== Data for review ==
▬▬▬▬▬▬
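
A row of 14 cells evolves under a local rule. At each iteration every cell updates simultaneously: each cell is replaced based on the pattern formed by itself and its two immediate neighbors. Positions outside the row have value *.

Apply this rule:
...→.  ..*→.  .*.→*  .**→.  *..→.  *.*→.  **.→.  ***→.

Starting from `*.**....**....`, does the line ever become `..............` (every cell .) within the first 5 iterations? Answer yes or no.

yes

..............
all cells are . at iteration 1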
▬▬▬▬▬▬
== About this task ==
The expected result is every record above, duplicated exactly.

== Answer space ==
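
A row of 14 cells evolves under a local rule. At each iteration every cell updates simultaneously: each cell is replaced based on the pattern formed by itself and its two immediate neighbors. Positions outside the row have value *.

Apply this rule:
...→.  ..*→.  .*.→*  .**→.  *..→.  *.*→.  **.→.  ***→.

Starting from `*.**....**....`, does the line ever become `..............` (every cell .) within the first 5 iterations? Answer yes or no.

yes

..............
all cells are . at iteration 1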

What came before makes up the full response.